● **Activity**
Each line below has to be output exactly, from first to last.

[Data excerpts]
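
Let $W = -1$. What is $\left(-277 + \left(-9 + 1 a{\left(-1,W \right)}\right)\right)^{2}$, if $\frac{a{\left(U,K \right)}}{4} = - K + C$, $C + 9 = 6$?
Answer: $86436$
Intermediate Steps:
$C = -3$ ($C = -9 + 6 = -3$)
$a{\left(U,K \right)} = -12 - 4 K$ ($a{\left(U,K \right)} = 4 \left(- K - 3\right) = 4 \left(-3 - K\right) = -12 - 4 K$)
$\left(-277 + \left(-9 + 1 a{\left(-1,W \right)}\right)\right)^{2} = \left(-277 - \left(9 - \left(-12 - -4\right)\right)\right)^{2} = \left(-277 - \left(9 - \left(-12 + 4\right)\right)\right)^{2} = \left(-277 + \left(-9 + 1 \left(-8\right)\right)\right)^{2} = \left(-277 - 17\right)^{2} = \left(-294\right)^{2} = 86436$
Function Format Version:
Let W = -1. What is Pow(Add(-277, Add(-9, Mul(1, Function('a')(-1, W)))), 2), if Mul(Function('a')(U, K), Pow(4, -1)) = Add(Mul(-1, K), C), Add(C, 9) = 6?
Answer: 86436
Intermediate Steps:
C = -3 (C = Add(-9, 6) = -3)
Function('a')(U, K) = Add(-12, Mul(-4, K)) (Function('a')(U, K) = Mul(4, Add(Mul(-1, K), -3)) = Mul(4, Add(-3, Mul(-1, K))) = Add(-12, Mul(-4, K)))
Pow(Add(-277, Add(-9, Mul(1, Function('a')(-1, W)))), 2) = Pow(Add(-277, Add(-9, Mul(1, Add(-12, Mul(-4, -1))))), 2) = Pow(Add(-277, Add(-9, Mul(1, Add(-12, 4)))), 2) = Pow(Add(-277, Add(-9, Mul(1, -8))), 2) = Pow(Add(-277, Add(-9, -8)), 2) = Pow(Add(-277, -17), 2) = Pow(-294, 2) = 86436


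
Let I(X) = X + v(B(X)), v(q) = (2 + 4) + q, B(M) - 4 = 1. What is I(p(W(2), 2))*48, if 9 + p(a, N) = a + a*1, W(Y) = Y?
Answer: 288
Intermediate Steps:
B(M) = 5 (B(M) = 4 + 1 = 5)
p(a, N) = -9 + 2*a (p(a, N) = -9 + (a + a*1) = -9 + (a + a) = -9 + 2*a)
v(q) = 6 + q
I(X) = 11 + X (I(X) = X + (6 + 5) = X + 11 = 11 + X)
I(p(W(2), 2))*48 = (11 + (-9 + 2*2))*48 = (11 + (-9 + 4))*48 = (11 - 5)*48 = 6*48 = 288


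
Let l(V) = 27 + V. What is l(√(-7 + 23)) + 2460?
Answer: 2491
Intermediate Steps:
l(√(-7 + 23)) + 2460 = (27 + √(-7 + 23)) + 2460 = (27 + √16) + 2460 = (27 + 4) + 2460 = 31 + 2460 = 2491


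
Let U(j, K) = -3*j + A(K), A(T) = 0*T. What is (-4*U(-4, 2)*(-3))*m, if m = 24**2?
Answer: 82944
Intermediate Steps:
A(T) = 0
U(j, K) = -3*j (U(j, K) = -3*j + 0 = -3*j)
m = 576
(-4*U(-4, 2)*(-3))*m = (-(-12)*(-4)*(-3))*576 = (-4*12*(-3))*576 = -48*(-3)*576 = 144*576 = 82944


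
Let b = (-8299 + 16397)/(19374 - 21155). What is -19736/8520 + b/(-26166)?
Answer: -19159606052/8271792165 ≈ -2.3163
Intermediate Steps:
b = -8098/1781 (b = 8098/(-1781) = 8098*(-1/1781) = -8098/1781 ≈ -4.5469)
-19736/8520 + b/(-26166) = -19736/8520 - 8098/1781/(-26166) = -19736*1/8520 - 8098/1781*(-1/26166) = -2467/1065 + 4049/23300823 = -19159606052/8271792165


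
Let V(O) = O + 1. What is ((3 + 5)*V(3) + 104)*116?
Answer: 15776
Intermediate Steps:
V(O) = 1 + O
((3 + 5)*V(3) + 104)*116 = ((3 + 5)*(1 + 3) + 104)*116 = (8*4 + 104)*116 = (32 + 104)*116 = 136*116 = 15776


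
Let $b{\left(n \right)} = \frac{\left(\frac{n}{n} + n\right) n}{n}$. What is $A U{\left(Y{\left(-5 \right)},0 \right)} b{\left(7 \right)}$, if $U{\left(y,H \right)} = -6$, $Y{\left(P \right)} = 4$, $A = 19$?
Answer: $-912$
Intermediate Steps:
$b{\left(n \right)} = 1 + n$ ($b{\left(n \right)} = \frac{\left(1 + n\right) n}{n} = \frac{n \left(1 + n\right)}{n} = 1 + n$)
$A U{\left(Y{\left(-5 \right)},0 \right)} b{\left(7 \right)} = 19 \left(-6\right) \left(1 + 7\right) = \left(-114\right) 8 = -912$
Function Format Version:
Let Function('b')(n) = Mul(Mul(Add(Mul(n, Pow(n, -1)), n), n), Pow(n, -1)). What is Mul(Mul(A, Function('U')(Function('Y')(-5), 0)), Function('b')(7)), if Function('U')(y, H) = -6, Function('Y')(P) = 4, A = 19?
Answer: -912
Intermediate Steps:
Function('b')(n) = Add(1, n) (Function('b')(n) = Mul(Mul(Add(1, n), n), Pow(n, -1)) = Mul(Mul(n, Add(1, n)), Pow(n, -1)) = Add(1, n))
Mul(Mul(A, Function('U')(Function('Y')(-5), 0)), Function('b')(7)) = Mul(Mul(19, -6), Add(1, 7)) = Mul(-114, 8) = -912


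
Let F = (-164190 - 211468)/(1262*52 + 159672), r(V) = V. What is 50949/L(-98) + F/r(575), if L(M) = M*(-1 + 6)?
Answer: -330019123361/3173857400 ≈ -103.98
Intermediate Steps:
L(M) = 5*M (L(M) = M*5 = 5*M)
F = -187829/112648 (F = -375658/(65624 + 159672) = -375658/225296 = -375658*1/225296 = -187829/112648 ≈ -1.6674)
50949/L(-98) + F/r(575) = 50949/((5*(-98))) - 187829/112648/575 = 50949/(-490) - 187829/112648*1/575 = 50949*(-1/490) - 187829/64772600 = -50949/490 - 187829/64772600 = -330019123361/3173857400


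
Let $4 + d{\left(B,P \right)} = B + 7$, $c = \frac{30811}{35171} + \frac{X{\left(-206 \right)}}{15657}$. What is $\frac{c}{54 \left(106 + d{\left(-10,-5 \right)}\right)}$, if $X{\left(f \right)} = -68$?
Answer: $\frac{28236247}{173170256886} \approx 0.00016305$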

● **Reply to the exercise**
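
Let $W = -1$. What is $\left(-277 + \left(-9 + 1 a{\left(-1,W \right)}\right)\right)^{2}$, if $\frac{a{\left(U,K \right)}}{4} = - K + C$, $C + 9 = 6$?
Answer: $86436$
Intermediate Steps:
$C = -3$ ($C = -9 + 6 = -3$)
$a{\left(U,K \right)} = -12 - 4 K$ ($a{\left(U,K \right)} = 4 \left(- K - 3\right) = 4 \left(-3 - K\right) = -12 - 4 K$)
$\left(-277 + \left(-9 + 1 a{\left(-1,W \right)}\right)\right)^{2} = \left(-277 - \left(9 - \left(-12 - -4\right)\right)\right)^{2} = \left(-277 - \left(9 - \left(-12 + 4\right)\right)\right)^{2} = \left(-277 + \left(-9 + 1 \left(-8\right)\right)\right)^{2} = \left(-277 - 17\right)^{2} = \left(-294\right)^{2} = 86436$
Function Format Version:
Let W = -1. What is Pow(Add(-277, Add(-9, Mul(1, Function('a')(-1, W)))), 2), if Mul(Function('a')(U, K), Pow(4, -1)) = Add(Mul(-1, K), C), Add(C, 9) = 6?
Answer: 86436
Intermediate Steps:
C = -3 (C = Add(-9, 6) = -3)
Function('a')(U, K) = Add(-12, Mul(-4, K)) (Function('a')(U, K) = Mul(4, Add(Mul(-1, K), -3)) = Mul(4, Add(-3, Mul(-1, K))) = Add(-12, Mul(-4, K)))
Pow(Add(-277, Add(-9, Mul(1, Function('a')(-1, W)))), 2) = Pow(Add(-277, Add(-9, Mul(1, Add(-12, Mul(-4, -1))))), 2) = Pow(Add(-277, Add(-9, Mul(1, Add(-12, 4)))), 2) = Pow(Add(-277, Add(-9, Mul(1, -8))), 2) = Pow(Add(-277, Add(-9, -8)), 2) = Pow(Add(-277, -17), 2) = Pow(-294, 2) = 86436


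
Let I(X) = X + v(B(X)), v(q) = (2 + 4) + q, B(M) - 4 = 1. What is I(p(W(2), 2))*48, if 9 + p(a, N) = a + a*1, W(Y) = Y?
Answer: 288
Intermediate Steps:
B(M) = 5 (B(M) = 4 + 1 = 5)
p(a, N) = -9 + 2*a (p(a, N) = -9 + (a + a*1) = -9 + (a + a) = -9 + 2*a)
v(q) = 6 + q
I(X) = 11 + X (I(X) = X + (6 + 5) = X + 11 = 11 + X)
I(p(W(2), 2))*48 = (11 + (-9 + 2*2))*48 = (11 + (-9 + 4))*48 = (11 - 5)*48 = 6*48 = 288


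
Let l(V) = 27 + V. What is l(√(-7 + 23)) + 2460?
Answer: 2491
Intermediate Steps:
l(√(-7 + 23)) + 2460 = (27 + √(-7 + 23)) + 2460 = (27 + √16) + 2460 = (27 + 4) + 2460 = 31 + 2460 = 2491


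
Let U(j, K) = -3*j + A(K), A(T) = 0*T. What is (-4*U(-4, 2)*(-3))*m, if m = 24**2?
Answer: 82944
Intermediate Steps:
A(T) = 0
U(j, K) = -3*j (U(j, K) = -3*j + 0 = -3*j)
m = 576
(-4*U(-4, 2)*(-3))*m = (-(-12)*(-4)*(-3))*576 = (-4*12*(-3))*576 = -48*(-3)*576 = 144*576 = 82944


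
Let b = (-8299 + 16397)/(19374 - 21155). What is -19736/8520 + b/(-26166)?
Answer: -19159606052/8271792165 ≈ -2.3163
Intermediate Steps:
b = -8098/1781 (b = 8098/(-1781) = 8098*(-1/1781) = -8098/1781 ≈ -4.5469)
-19736/8520 + b/(-26166) = -19736/8520 - 8098/1781/(-26166) = -19736*1/8520 - 8098/1781*(-1/26166) = -2467/1065 + 4049/23300823 = -19159606052/8271792165


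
Let V(O) = O + 1. What is ((3 + 5)*V(3) + 104)*116?
Answer: 15776
Intermediate Steps:
V(O) = 1 + O
((3 + 5)*V(3) + 104)*116 = ((3 + 5)*(1 + 3) + 104)*116 = (8*4 + 104)*116 = (32 + 104)*116 = 136*116 = 15776


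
Let $b{\left(n \right)} = \frac{\left(\frac{n}{n} + n\right) n}{n}$. What is $A U{\left(Y{\left(-5 \right)},0 \right)} b{\left(7 \right)}$, if $U{\left(y,H \right)} = -6$, $Y{\left(P \right)} = 4$, $A = 19$?
Answer: $-912$
Intermediate Steps:
$b{\left(n \right)} = 1 + n$ ($b{\left(n \right)} = \frac{\left(1 + n\right) n}{n} = \frac{n \left(1 + n\right)}{n} = 1 + n$)
$A U{\left(Y{\left(-5 \right)},0 \right)} b{\left(7 \right)} = 19 \left(-6\right) \left(1 + 7\right) = \left(-114\right) 8 = -912$
Function Format Version:
Let Function('b')(n) = Mul(Mul(Add(Mul(n, Pow(n, -1)), n), n), Pow(n, -1)). What is Mul(Mul(A, Function('U')(Function('Y')(-5), 0)), Function('b')(7)), if Function('U')(y, H) = -6, Function('Y')(P) = 4, A = 19?
Answer: -912
Intermediate Steps:
Function('b')(n) = Add(1, n) (Function('b')(n) = Mul(Mul(Add(1, n), n), Pow(n, -1)) = Mul(Mul(n, Add(1, n)), Pow(n, -1)) = Add(1, n))
Mul(Mul(A, Function('U')(Function('Y')(-5), 0)), Function('b')(7)) = Mul(Mul(19, -6), Add(1, 7)) = Mul(-114, 8) = -912


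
Let F = (-164190 - 211468)/(1262*52 + 159672), r(V) = V. What is 50949/L(-98) + F/r(575), if L(M) = M*(-1 + 6)?
Answer: -330019123361/3173857400 ≈ -103.98
Intermediate Steps:
L(M) = 5*M (L(M) = M*5 = 5*M)
F = -187829/112648 (F = -375658/(65624 + 159672) = -375658/225296 = -375658*1/225296 = -187829/112648 ≈ -1.6674)
50949/L(-98) + F/r(575) = 50949/((5*(-98))) - 187829/112648/575 = 50949/(-490) - 187829/112648*1/575 = 50949*(-1/490) - 187829/64772600 = -50949/490 - 187829/64772600 = -330019123361/3173857400


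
Let $4 + d{\left(B,P \right)} = B + 7$, $c = \frac{30811}{35171} + \frac{X{\left(-206 \right)}}{15657}$. What is $\frac{c}{54 \left(106 + d{\left(-10,-5 \right)}\right)}$, if $X{\left(f \right)} = -68$?
Answer: $\frac{28236247}{173170256886} \approx 0.00016305$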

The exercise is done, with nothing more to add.